**Work item**
Take every line from the material that has the word "coordination" in it.

**Given records**

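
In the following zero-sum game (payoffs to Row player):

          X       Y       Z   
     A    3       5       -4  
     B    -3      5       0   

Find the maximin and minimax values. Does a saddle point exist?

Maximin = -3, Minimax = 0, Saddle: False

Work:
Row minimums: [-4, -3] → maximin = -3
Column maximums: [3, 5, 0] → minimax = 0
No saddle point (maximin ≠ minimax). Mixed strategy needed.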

* * *

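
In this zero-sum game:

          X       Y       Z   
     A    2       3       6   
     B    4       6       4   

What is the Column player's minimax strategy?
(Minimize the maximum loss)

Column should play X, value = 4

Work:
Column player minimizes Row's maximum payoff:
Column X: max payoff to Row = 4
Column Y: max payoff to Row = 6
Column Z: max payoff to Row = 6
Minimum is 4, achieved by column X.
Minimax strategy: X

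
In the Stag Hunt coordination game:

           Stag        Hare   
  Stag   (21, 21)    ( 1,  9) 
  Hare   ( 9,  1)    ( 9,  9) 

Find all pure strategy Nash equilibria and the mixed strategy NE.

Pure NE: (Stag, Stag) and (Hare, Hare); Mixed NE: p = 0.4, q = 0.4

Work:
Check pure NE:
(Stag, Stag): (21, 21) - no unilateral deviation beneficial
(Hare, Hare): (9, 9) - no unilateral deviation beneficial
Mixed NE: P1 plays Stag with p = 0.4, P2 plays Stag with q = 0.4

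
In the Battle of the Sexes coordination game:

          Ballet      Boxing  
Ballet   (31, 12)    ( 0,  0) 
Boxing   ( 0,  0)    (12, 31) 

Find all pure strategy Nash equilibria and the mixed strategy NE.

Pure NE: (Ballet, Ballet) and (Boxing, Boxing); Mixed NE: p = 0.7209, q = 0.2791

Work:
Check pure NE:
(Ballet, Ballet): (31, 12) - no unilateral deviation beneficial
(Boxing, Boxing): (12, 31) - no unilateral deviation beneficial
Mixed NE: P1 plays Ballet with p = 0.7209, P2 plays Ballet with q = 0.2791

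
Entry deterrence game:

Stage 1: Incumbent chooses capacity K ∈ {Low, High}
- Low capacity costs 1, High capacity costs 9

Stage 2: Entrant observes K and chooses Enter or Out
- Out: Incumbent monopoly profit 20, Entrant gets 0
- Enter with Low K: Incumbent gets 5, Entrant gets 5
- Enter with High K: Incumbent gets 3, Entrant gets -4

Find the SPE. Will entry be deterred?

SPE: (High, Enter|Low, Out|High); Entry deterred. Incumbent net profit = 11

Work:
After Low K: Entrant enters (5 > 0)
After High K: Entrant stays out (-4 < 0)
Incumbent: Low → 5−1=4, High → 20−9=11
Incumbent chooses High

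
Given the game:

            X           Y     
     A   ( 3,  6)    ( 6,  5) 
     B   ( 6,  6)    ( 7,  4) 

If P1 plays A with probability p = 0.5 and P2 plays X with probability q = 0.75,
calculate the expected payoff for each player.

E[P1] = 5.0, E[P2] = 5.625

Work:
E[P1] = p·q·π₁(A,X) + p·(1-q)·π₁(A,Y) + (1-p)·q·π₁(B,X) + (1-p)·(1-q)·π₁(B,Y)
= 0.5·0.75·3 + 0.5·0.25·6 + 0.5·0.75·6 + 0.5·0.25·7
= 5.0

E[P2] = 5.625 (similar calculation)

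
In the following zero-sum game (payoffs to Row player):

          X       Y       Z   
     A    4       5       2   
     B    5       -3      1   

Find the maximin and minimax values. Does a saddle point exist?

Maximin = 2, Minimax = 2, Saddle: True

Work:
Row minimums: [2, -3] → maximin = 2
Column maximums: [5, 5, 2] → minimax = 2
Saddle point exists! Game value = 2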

==

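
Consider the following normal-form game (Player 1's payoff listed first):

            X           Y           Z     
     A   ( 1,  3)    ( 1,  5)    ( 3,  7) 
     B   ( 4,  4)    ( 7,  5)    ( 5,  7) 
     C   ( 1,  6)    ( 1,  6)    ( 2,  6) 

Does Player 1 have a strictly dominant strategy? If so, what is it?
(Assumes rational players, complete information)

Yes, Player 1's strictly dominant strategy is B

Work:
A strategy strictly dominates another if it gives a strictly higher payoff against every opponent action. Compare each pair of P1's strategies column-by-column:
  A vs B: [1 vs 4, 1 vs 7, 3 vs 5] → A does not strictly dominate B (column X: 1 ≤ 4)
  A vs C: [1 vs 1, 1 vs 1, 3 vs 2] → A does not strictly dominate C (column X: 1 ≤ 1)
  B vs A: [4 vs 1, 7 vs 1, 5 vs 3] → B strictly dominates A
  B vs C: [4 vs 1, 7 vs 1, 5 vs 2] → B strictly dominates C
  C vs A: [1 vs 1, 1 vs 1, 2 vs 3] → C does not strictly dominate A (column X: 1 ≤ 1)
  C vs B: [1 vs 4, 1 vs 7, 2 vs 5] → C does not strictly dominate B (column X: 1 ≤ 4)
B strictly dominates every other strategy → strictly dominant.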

**Written response**
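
In the Stag Hunt coordination game:
In the Battle of the Sexes coordination game: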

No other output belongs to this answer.